[Saved data entries]

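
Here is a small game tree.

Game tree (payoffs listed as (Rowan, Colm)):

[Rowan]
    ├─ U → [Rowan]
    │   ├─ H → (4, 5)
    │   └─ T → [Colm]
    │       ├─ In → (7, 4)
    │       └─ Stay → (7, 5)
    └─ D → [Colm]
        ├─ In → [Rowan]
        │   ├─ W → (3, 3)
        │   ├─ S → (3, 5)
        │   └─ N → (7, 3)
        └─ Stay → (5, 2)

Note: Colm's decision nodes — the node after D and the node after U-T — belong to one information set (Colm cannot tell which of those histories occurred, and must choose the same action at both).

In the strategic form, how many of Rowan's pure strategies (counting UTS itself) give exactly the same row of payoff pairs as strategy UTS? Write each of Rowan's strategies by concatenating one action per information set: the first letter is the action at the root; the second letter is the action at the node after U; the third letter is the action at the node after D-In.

Row for UTS (columns In, Stay): (7,4) (7,5).
Under UTS, Rowan's choice at the node after D-In can never be reached regardless of what Colm does, so varying those choices leaves every outcome unchanged.
Holding the reachable choices fixed and varying the unreachable one freely already gives 3 equivalent strategies.
No other strategy reproduces this row, so those 3 are the full class: UTW, UTS, UTN.

3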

§ **The task**
Retype the entries exactly from the first line, stopping after the line with "Note: Colm's decision".

§ **Result of this exercise**
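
Here is a small game tree.

Game tree (payoffs listed as (Rowan, Colm)):

[Rowan]
    ├─ U → [Rowan]
    │   ├─ H → (4, 5)
    │   └─ T → [Colm]
    │       ├─ In → (7, 4)
    │       └─ Stay → (7, 5)
    └─ D → [Colm]
        ├─ In → [Rowan]
        │   ├─ W → (3, 3)
        │   ├─ S → (3, 5)
        │   └─ N → (7, 3)
        └─ Stay → (5, 2)

Note: Colm's decision nodes — the node after D and the node after U-T — belong to one information set (Colm cannot tell which of those histories occurred, and must choose the same action at both).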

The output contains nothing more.